Task brief: In the entries below, how many lines include "symbol"? Reply with the number and nothing more.

Records to process:
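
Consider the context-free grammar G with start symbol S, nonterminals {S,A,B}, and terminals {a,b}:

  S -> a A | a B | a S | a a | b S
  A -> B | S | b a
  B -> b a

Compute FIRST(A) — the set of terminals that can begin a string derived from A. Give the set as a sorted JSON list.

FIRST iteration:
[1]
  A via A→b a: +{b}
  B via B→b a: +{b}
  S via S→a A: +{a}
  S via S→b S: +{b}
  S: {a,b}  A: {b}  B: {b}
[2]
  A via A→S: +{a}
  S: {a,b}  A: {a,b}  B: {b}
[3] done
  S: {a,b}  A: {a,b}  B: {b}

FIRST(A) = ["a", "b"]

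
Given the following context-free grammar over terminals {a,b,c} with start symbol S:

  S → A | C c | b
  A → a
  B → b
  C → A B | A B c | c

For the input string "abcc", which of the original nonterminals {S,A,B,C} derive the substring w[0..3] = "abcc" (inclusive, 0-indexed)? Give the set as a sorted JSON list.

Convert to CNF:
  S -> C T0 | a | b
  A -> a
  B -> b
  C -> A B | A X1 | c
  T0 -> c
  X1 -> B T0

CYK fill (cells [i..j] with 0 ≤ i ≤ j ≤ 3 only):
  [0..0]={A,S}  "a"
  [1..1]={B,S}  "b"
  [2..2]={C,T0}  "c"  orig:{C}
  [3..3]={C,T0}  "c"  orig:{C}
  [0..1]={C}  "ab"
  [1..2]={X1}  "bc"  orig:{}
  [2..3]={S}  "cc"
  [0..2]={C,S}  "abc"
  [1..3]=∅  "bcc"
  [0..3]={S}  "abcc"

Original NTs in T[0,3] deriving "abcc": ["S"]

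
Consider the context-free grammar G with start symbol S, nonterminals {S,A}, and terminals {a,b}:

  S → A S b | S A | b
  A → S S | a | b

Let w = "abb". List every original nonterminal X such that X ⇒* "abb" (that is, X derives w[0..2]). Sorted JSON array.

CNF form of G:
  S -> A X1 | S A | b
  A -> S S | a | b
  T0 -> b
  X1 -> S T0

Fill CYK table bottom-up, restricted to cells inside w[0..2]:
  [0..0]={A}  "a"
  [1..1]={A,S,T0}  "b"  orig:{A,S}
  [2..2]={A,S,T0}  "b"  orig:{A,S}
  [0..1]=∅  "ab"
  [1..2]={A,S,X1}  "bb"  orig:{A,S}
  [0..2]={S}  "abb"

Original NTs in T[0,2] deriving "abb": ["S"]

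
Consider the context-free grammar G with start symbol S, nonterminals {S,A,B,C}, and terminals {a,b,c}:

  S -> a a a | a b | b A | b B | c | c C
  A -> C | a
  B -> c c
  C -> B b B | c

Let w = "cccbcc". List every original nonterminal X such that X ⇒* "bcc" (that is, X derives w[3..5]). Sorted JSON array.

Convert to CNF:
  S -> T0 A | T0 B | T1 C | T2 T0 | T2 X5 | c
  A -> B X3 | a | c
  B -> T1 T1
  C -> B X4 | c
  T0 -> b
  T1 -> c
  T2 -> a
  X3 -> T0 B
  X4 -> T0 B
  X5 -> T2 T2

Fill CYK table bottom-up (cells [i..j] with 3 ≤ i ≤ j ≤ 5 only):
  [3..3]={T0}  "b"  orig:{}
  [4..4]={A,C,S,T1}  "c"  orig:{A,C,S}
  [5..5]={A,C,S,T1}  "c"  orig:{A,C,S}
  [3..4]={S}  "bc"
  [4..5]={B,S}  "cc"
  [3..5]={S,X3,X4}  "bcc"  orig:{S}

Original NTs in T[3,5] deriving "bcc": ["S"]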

--

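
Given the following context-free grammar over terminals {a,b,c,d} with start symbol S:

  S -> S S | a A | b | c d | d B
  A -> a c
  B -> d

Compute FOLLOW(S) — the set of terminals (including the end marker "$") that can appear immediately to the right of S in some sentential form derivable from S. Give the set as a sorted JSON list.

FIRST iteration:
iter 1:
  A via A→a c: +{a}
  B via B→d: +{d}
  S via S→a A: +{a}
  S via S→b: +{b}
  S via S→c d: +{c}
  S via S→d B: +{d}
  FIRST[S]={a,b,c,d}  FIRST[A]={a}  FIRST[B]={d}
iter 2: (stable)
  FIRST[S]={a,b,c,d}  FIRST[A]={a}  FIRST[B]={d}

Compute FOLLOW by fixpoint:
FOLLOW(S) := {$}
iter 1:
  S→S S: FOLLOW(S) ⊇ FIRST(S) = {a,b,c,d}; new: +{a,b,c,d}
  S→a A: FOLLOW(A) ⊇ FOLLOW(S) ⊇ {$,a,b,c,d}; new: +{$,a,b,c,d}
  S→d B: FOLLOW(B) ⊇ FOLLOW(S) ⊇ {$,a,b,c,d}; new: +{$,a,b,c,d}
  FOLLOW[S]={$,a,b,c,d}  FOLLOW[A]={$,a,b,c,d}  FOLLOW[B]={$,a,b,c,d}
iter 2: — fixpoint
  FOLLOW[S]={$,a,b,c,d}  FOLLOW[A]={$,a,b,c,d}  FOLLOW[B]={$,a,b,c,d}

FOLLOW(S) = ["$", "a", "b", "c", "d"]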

Solution to the exercise: 5